== WHAT IS BEING ASKED ==
Go through the data below and return each line where the string "pipetted" occurs.

== RECORDS PROVIDED ==
--- START ---

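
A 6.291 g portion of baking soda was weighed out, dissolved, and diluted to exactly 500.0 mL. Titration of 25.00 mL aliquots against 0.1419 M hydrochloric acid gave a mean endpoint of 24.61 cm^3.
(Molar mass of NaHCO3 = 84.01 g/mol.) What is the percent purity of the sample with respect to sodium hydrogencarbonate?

93.27 %

NaHCO3 + HCl → NaCl + H2O + CO2
n(HCl) per titration = 0.02461 × 0.1419 = 3.492 × 10^-3 mol
n(NaHCO3) in each aliquot = 3.492 × 10^-3 mol (1:1 ratio)
n(NaHCO3) in the whole flask = 3.492 × 10^-3 × 500.0/25.00 = 0.06984 mol
mass of NaHCO3 = 0.06984 × 84.01 = 5.868 g
% NaHCO3 = 5.868 / 6.291 × 100 = 93.27 %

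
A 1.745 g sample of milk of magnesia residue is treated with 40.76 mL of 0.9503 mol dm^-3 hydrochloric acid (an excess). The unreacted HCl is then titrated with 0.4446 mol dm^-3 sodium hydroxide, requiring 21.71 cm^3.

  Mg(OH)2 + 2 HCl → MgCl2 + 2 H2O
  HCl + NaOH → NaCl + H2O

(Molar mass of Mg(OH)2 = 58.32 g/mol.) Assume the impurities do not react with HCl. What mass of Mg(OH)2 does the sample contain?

n(HCl) added = 0.04076 × 0.9503 = 0.03873 mol
n(NaOH) used in back-titration = 0.02171 × 0.4446 = 9.652 × 10^-3 mol
n(HCl) left over = 9.652 × 10^-3 mol (1:1 ratio)
n(HCl) consumed by analyte = 0.03873 − 9.652 × 10^-3 = 0.02908 mol
From the 1:2 ratio, n(Mg(OH)2) = 1/2 × 0.02908 = 0.01454 mol
mass of Mg(OH)2 = 0.01454 × 58.32 = 0.8480 g

0.8480 g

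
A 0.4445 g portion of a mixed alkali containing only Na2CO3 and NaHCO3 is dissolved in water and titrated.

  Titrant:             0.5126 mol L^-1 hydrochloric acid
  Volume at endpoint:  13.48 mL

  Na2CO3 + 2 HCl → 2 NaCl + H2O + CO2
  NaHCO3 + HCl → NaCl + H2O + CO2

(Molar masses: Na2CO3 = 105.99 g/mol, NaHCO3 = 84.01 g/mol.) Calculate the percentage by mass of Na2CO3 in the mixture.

n(HCl) = 0.01348 × 0.5126 = 6.910 × 10^-3 mol
Let x = n(Na2CO3), y = n(NaHCO3).
Titrant: 2x + 1y = 6.910 × 10^-3;  mass: 105.99x + 84.01y = 0.4445
Solving, x = 2.192 × 10^-3 mol, y = 2.525 × 10^-3 mol
mass of Na2CO3 = 2.192 × 10^-3 × 105.99 = 0.2324 g
% Na2CO3 = 0.2324 / 0.4445 × 100 = 52.28 %

52.28 %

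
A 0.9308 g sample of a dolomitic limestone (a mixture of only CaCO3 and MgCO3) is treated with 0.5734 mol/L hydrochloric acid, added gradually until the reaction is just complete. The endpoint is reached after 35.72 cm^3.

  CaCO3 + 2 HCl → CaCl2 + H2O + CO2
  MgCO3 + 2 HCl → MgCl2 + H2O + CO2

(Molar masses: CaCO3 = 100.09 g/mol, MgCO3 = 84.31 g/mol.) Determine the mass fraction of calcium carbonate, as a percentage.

45.92 %

n(HCl) = 0.03572 × 0.5734 = 0.02048 mol
Let x = n(CaCO3), y = n(MgCO3).
Titrant: 2x + 2y = 0.02048;  mass: 100.09x + 84.31y = 0.9308
Solving, x = 4.270 × 10^-3 mol, y = 5.970 × 10^-3 mol
mass of CaCO3 = 4.270 × 10^-3 × 100.09 = 0.4274 g
% CaCO3 = 0.4274 / 0.9308 × 100 = 45.92 %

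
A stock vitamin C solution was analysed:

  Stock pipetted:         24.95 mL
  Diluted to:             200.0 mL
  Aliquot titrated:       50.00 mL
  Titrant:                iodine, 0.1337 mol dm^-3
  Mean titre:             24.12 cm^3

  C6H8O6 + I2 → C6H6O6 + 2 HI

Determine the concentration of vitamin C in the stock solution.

0.5170 mol/L

n(I2) = 0.02412 × 0.1337 = 3.225 × 10^-3 mol
n(C6H8O6) in the aliquot = 3.225 × 10^-3 mol (1:1 ratio)
[C6H8O6]_dilute = 3.225 × 10^-3 / 0.05000 = 0.06450 mol/L
Dilution factor = 200.0 / 24.95 = 8.016
[C6H8O6]_stock = 0.06450 × 8.016 = 0.5170 mol/L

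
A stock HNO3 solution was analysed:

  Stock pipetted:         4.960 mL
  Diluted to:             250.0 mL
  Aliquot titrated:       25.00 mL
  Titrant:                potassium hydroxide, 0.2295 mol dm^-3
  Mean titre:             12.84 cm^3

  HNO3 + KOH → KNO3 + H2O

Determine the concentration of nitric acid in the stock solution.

5.941 mol/L

n(KOH) = 0.01284 × 0.2295 = 2.947 × 10^-3 mol
n(HNO3) in the aliquot = 2.947 × 10^-3 mol (1:1 ratio)
[HNO3]_dilute = 2.947 × 10^-3 / 0.02500 = 0.1179 mol/L
Dilution factor = 250.0 / 4.960 = 50.40
[HNO3]_stock = 0.1179 × 50.40 = 5.941 mol/L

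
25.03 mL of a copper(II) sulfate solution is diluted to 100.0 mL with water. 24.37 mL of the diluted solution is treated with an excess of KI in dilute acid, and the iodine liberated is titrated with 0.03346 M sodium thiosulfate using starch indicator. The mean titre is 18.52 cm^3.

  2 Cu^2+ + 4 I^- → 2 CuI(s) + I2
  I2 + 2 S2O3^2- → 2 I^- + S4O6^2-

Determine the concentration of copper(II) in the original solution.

0.1016 M

n(S2O3^2-) = 0.01852 × 0.03346 = 6.197 × 10^-4 mol
n(I2) = n(S2O3^2-)/2 = 3.098 × 10^-4 mol
From the 2:1 ratio, n(Cu2+) in the aliquot = 2/1 × 3.098 × 10^-4 = 6.197 × 10^-4 mol
[Cu2+]_dilute = 6.197 × 10^-4 / 0.02437 = 0.02543 mol/L
[Cu2+]_original = 0.02543 × 100.0/25.03 = 0.1016 mol/L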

--- END ---

== RESPONSE TO THIS EXERCISE ==
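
  Stock pipetted:         24.95 mL
  Stock pipetted:         4.960 mL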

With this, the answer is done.